Work item> Of the entries below, restate word for word only the section that runs from the line with "Consider 3 lithium" to the line with "Echo and Corvus", counting both ends.
*** Working data Section Begins ***
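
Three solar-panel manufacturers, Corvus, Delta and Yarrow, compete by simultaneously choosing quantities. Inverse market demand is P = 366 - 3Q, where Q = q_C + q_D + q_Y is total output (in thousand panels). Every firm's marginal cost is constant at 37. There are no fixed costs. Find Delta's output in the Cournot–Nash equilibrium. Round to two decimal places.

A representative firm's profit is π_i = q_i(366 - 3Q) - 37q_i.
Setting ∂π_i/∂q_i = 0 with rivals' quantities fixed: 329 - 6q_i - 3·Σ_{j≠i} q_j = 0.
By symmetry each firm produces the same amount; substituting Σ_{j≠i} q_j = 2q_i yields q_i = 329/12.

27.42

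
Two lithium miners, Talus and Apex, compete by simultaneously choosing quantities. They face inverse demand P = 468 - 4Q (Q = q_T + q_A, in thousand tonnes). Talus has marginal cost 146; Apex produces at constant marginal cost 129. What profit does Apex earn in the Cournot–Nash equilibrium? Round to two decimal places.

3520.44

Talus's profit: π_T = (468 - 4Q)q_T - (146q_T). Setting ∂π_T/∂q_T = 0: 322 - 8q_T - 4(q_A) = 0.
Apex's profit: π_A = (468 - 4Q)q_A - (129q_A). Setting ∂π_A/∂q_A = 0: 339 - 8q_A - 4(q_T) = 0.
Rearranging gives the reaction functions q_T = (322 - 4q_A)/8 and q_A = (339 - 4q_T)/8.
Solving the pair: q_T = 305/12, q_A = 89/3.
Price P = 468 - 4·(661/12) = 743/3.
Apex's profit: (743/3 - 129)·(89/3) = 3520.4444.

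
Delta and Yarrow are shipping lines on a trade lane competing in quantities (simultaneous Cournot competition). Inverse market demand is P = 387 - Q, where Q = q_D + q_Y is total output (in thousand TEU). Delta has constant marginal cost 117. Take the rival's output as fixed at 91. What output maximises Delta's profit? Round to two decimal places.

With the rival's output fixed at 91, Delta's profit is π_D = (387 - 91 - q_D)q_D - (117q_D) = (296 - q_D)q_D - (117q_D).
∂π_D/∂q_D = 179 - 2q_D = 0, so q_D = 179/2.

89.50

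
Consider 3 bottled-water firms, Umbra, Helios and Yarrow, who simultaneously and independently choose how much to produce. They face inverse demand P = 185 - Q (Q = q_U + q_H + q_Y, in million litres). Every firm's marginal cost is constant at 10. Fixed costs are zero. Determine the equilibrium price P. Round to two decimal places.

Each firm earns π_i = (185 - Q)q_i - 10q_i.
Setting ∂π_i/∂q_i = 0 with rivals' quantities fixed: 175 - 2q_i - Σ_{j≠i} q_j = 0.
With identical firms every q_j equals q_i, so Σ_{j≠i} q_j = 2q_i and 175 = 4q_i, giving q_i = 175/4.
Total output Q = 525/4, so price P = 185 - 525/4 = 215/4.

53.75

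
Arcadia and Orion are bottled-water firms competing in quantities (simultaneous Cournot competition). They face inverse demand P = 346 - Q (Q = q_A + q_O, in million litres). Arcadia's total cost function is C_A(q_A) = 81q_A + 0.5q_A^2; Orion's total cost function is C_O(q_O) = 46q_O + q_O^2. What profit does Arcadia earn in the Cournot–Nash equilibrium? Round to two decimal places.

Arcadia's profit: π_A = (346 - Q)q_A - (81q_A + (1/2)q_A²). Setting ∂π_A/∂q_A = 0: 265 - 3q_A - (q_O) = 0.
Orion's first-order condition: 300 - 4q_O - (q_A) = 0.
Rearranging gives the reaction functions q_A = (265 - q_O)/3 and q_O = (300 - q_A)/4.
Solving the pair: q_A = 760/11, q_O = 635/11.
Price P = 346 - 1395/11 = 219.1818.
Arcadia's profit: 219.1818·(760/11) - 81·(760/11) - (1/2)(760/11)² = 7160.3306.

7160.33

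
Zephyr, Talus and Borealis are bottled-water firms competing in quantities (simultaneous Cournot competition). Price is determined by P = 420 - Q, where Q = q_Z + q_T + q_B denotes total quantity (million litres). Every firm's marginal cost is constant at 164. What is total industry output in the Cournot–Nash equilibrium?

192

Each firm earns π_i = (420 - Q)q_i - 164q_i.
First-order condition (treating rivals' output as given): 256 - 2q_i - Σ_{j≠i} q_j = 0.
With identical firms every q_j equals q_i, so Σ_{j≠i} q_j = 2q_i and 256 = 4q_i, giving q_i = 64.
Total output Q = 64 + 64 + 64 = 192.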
*** Working data Section Ends ***
*** Working data Section Begins ***
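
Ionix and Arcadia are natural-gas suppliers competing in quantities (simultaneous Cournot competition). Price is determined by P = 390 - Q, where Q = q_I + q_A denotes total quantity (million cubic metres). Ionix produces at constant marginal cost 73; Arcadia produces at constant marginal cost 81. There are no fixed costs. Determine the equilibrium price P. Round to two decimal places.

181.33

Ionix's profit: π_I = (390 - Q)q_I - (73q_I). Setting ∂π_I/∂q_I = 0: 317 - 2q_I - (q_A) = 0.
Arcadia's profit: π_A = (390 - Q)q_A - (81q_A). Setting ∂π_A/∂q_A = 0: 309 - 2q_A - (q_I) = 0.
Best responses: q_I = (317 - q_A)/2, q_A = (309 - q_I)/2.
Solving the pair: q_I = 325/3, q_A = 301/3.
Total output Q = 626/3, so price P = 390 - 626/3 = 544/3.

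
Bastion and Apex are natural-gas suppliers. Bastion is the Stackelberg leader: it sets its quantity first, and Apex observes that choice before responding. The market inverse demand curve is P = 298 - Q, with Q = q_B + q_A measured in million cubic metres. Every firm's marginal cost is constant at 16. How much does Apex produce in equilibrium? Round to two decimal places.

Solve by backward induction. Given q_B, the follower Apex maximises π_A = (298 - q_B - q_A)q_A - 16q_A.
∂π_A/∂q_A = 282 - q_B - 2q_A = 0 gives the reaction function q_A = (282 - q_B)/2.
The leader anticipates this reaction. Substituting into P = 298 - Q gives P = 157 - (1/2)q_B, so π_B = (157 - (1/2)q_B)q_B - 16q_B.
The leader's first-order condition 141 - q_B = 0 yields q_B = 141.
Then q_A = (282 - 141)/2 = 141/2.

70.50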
*** Working data Section Ends ***
*** Working data Section Begins ***
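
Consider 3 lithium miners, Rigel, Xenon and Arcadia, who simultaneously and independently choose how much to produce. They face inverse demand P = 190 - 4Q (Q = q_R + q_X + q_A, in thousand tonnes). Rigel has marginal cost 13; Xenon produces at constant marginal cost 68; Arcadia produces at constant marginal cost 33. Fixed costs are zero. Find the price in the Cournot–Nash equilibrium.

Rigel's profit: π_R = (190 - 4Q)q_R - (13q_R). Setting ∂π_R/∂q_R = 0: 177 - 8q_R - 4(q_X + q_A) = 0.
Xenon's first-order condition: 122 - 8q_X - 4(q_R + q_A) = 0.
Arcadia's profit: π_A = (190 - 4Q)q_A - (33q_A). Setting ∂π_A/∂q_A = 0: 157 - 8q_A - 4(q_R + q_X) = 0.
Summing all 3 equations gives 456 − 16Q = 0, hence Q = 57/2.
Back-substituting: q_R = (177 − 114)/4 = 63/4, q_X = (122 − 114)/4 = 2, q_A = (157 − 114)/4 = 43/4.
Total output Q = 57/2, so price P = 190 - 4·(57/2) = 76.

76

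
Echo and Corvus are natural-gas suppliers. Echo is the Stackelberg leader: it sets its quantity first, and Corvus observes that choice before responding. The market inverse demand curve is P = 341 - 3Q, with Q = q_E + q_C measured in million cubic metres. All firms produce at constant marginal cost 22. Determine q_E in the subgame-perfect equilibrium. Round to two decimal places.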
*** Working data Section Ends ***
Answer section>
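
Consider 3 lithium miners, Rigel, Xenon and Arcadia, who simultaneously and independently choose how much to produce. They face inverse demand P = 190 - 4Q (Q = q_R + q_X + q_A, in thousand tonnes). Rigel has marginal cost 13; Xenon produces at constant marginal cost 68; Arcadia produces at constant marginal cost 33. Fixed costs are zero. Find the price in the Cournot–Nash equilibrium.

Rigel's profit: π_R = (190 - 4Q)q_R - (13q_R). Setting ∂π_R/∂q_R = 0: 177 - 8q_R - 4(q_X + q_A) = 0.
Xenon's first-order condition: 122 - 8q_X - 4(q_R + q_A) = 0.
Arcadia's profit: π_A = (190 - 4Q)q_A - (33q_A). Setting ∂π_A/∂q_A = 0: 157 - 8q_A - 4(q_R + q_X) = 0.
Summing all 3 equations gives 456 − 16Q = 0, hence Q = 57/2.
Back-substituting: q_R = (177 − 114)/4 = 63/4, q_X = (122 − 114)/4 = 2, q_A = (157 − 114)/4 = 43/4.
Total output Q = 57/2, so price P = 190 - 4·(57/2) = 76.

76

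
Echo and Corvus are natural-gas suppliers. Echo is the Stackelberg leader: it sets its quantity first, and Corvus observes that choice before responding. The market inverse demand curve is P = 341 - 3Q, with Q = q_E + q_C measured in million cubic metres. All firms produce at constant marginal cost 22. Determine q_E in the subgame-perfect equilibrium. Round to two decimal places.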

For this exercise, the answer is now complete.